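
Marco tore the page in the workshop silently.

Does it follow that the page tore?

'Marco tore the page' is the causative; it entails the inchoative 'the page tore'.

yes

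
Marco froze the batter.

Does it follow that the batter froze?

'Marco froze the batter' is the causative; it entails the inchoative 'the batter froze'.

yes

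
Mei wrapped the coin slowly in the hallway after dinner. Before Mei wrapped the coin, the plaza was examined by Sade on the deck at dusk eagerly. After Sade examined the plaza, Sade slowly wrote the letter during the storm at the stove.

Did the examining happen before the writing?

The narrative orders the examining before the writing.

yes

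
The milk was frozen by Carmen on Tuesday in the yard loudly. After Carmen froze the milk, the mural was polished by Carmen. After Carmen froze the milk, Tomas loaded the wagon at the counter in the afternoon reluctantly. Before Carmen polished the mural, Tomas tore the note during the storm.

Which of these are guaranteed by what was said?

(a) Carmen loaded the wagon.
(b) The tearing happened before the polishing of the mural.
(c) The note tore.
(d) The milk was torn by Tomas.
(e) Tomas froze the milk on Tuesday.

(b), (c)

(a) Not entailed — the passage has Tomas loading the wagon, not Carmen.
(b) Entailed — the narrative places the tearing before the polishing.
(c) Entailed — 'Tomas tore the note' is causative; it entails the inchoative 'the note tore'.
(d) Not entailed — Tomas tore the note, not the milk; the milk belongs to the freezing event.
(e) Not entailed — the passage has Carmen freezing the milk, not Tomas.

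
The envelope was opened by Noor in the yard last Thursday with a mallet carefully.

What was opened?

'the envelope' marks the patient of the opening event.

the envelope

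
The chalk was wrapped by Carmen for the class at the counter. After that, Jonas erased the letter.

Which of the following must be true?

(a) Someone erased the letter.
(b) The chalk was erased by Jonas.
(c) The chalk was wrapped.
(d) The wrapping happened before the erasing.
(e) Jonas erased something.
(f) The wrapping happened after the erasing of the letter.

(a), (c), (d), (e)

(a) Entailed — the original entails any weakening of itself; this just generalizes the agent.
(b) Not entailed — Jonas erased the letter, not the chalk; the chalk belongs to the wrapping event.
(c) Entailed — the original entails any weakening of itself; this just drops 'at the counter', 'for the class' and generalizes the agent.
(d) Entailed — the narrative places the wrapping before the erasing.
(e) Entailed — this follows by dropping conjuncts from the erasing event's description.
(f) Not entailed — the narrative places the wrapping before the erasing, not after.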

## YOUR ASSIGNMENT
All of the entries, from the first line to the last, should be duplicated exactly.

## RESULT OF THIS TASK
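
Marco tore the page in the workshop silently.

Does it follow that the page tore?

'Marco tore the page' is the causative; it entails the inchoative 'the page tore'.

yes

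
Marco froze the batter.

Does it follow that the batter froze?

'Marco froze the batter' is the causative; it entails the inchoative 'the batter froze'.

yes

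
Mei wrapped the coin slowly in the hallway after dinner. Before Mei wrapped the coin, the plaza was examined by Sade on the deck at dusk eagerly. After Sade examined the plaza, Sade slowly wrote the letter during the storm at the stove.

Did the examining happen before the writing?

The narrative orders the examining before the writing.

yes

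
The milk was frozen by Carmen on Tuesday in the yard loudly. After Carmen froze the milk, the mural was polished by Carmen. After Carmen froze the milk, Tomas loaded the wagon at the counter in the afternoon reluctantly. Before Carmen polished the mural, Tomas tore the note during the storm.

Which of these are guaranteed by what was said?

(a) Carmen loaded the wagon.
(b) The tearing happened before the polishing of the mural.
(c) The note tore.
(d) The milk was torn by Tomas.
(e) Tomas froze the milk on Tuesday.

(b), (c)

(a) Not entailed — the passage has Tomas loading the wagon, not Carmen.
(b) Entailed — the narrative places the tearing before the polishing.
(c) Entailed — 'Tomas tore the note' is causative; it entails the inchoative 'the note tore'.
(d) Not entailed — Tomas tore the note, not the milk; the milk belongs to the freezing event.
(e) Not entailed — the passage has Carmen freezing the milk, not Tomas.

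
The envelope was opened by Noor in the yard last Thursday with a mallet carefully.

What was opened?

'the envelope' marks the patient of the opening event.

the envelope

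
The chalk was wrapped by Carmen for the class at the counter. After that, Jonas erased the letter.

Which of the following must be true?

(a) Someone erased the letter.
(b) The chalk was erased by Jonas.
(c) The chalk was wrapped.
(d) The wrapping happened before the erasing.
(e) Jonas erased something.
(f) The wrapping happened after the erasing of the letter.

(a), (c), (d), (e)

(a) Entailed — the original entails any weakening of itself; this just generalizes the agent.
(b) Not entailed — Jonas erased the letter, not the chalk; the chalk belongs to the wrapping event.
(c) Entailed — the original entails any weakening of itself; this just drops 'at the counter', 'for the class' and generalizes the agent.
(d) Entailed — the narrative places the wrapping before the erasing.
(e) Entailed — this follows by dropping conjuncts from the erasing event's description.
(f) Not entailed — the narrative places the wrapping before the erasing, not after.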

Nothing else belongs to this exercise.